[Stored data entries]
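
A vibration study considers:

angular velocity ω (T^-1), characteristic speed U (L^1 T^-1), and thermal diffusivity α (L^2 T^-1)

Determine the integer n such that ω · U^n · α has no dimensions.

Balance the L exponent: (1)·n from U, plus (0) + (2) = 2 from the rest, must sum to zero.
n + 2 = 0, so n = -2.

-2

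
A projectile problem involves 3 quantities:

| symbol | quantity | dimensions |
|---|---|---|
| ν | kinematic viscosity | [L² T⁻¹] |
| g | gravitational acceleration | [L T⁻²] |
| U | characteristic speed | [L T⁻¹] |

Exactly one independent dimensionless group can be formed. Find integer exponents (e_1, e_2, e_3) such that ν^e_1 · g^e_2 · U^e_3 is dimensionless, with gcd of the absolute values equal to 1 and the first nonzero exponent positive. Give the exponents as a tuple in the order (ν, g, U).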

▶ **Required work**
Where a line above contains the word "speed", show that line.

▶ **Answer box**
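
angular velocity ω (T^-1), characteristic speed U (L^1 T^-1), and thermal diffusivity α (L^2 T^-1)
| U | characteristic speed | [L T⁻¹] |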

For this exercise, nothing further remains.